WHAT THE EXERCISE ASKS: Restate the records in full, so that each line matches the original exactly.

(AVAILABLE RECORDS Opens)

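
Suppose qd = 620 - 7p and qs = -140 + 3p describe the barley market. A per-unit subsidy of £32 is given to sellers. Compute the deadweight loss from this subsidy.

Deadweight loss = £1075.2

Pre-subsidy: 620 - 7p = -140 + 3p gives p* = 76, q* = 88.
With the subsidy, sellers receive ps = pb + 32 for each unit, where pb is the price buyers pay.
Supply in terms of pb becomes qs = -140 + 3(pb + 32) = -44 + 3pb. Setting this equal to demand: 620 - 7pb = -44 + 3pb, so pb = 66.4.
Sellers receive ps = 66.4 + 32 = 98.4; q' = 620 − 7·66.4 = 155.2.
The subsidy expands output by 155.2 − 88 = 67.2 past the efficient level; on those units the gap between marginal cost and willingness to pay runs from 0 up to 32.
DWL = ½ × 32 × 67.2 = 1075.2.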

(AVAILABLE RECORDS Closes)

EXERCISE OUTPUT:
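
Suppose qd = 620 - 7p and qs = -140 + 3p describe the barley market. A per-unit subsidy of £32 is given to sellers. Compute the deadweight loss from this subsidy.

Deadweight loss = £1075.2

Pre-subsidy: 620 - 7p = -140 + 3p gives p* = 76, q* = 88.
With the subsidy, sellers receive ps = pb + 32 for each unit, where pb is the price buyers pay.
Supply in terms of pb becomes qs = -140 + 3(pb + 32) = -44 + 3pb. Setting this equal to demand: 620 - 7pb = -44 + 3pb, so pb = 66.4.
Sellers receive ps = 66.4 + 32 = 98.4; q' = 620 − 7·66.4 = 155.2.
The subsidy expands output by 155.2 − 88 = 67.2 past the efficient level; on those units the gap between marginal cost and willingness to pay runs from 0 up to 32.
DWL = ½ × 32 × 67.2 = 1075.2.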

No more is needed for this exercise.